[Dataset entries]
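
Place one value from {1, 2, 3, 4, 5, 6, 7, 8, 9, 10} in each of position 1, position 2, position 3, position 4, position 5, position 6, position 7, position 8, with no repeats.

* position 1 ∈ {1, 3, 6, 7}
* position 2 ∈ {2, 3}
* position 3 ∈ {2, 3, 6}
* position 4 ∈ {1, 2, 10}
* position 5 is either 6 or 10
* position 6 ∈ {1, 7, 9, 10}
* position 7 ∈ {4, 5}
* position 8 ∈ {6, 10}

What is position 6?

The 2 variables position 5 and position 8 are confined to {6, 10}, which locks those values in; drop them from position 1, position 3, position 4, position 6.
position 2 and position 3 between them cover only {2, 3} — a naked pair. Remove those values from position 1, position 4.
position 4 has just one choice, so position 4 = 1. Eliminate 1 elsewhere: position 1, position 6.
position 1's domain is down to {7}, so position 1 = 7. Remove 7 from position 6.
So position 6 = 9.

9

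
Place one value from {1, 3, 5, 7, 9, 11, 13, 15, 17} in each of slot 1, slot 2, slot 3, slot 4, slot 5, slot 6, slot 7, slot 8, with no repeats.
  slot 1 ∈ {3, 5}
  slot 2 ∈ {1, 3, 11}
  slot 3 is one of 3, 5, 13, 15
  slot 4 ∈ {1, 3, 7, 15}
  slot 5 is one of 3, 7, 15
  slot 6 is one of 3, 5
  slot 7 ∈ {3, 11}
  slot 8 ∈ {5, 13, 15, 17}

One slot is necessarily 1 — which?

slot 2

The 8 variables together cover exactly {1, 3, 5, 7, 11, 13, 15, 17} — 8 values for 8 variables — and 17 appears only in slot 8's list, so slot 8 = 17.
The 7 still-open variables together cover exactly {1, 3, 5, 7, 11, 13, 15} — 7 values for 7 variables — and 13 appears only in slot 3's list, so slot 3 = 13.
slot 1 and slot 6 share exactly the 2 values {3, 5}; by pigeonhole those values go to them, so strike 3, 5 from slot 2, slot 4, slot 5, slot 7.
slot 7 has just one choice, so slot 7 = 11. So slot 2 can't be 11.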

▸ Exercise brief:
What lines above contain the string "each"? Copy all of them.

▸ Task result:
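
Place one value from {1, 2, 3, 4, 5, 6, 7, 8, 9, 10} in each of position 1, position 2, position 3, position 4, position 5, position 6, position 7, position 8, with no repeats.
Place one value from {1, 3, 5, 7, 9, 11, 13, 15, 17} in each of slot 1, slot 2, slot 3, slot 4, slot 5, slot 6, slot 7, slot 8, with no repeats.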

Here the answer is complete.